▶ Saved data entries:
..............................
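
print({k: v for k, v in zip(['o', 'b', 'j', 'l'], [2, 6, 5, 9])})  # {'o': 2, 'b': 6, 'j': 5, 'l': 9}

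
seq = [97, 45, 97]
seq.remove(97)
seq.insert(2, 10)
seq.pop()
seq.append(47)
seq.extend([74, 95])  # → [45, 97, 47, 74, 95]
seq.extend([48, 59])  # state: [45, 97, 47, 74, 95, 48, 59]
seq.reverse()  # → [59, 48, 95, 74, 47, 97, 45]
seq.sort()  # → [45, 47, 48, 59, 74, 95, 97]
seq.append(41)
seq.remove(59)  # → [45, 47, 48, 74, 95, 97, 41]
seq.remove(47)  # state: [45, 48, 74, 95, 97, 41]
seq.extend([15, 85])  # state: [45, 48, 74, 95, 97, 41, 15, 85]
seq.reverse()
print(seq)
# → [85, 15, 41, 97, 95, 74, 48, 45]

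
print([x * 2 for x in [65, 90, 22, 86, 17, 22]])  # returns [130, 180, 44, 172, 34, 44]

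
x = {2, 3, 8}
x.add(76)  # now {2, 3, 8, 76}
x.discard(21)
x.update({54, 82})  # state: {2, 3, 8, 54, 76, 82}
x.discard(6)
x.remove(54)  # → {2, 3, 8, 76, 82}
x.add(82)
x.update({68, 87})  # {2, 3, 8, 68, 76, 82, 87}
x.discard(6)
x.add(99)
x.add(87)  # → {2, 3, 8, 68, 76, 82, 87, 99}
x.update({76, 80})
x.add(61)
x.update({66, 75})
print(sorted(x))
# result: [2, 3, 8, 61, 66, 68, 75, 76, 80, 82, 87, 99]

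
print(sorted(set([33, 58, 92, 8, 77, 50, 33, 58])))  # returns [8, 33, 50, 58, 77, 92]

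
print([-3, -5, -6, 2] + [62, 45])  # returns [-3, -5, -6, 2, 62, 45]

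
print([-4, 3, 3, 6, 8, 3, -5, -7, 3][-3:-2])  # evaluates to [-5]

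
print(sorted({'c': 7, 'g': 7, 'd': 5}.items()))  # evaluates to [('c', 7), ('d', 5), ('g', 7)]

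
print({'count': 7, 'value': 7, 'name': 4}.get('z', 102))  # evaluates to 102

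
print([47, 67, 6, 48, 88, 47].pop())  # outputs 47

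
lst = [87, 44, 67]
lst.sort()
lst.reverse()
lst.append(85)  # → [87, 67, 44, 85]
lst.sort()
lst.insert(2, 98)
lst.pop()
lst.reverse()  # [85, 98, 67, 44]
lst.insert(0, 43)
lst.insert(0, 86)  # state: [86, 43, 85, 98, 67, 44]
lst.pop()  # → 44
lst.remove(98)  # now [86, 43, 85, 67]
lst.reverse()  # [67, 85, 43, 86]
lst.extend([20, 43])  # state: [67, 85, 43, 86, 20, 43]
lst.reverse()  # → [43, 20, 86, 43, 85, 67]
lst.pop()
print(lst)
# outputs [43, 20, 86, 43, 85]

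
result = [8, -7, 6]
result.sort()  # [-7, 6, 8]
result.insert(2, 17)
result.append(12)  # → [-7, 6, 17, 8, 12]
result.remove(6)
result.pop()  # 12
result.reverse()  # [8, 17, -7]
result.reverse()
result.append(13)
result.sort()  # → [-7, 8, 13, 17]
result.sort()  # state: [-7, 8, 13, 17]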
..............................
▶ TASK TO CARRY OUT: Look through the entries above and find each line where the word "returns" occurs; copy those lines.

▶ REPLY:
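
print([x * 2 for x in [65, 90, 22, 86, 17, 22]])  # returns [130, 180, 44, 172, 34, 44]
print(sorted(set([33, 58, 92, 8, 77, 50, 33, 58])))  # returns [8, 33, 50, 58, 77, 92]
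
print([-3, -5, -6, 2] + [62, 45])  # returns [-3, -5, -6, 2, 62, 45]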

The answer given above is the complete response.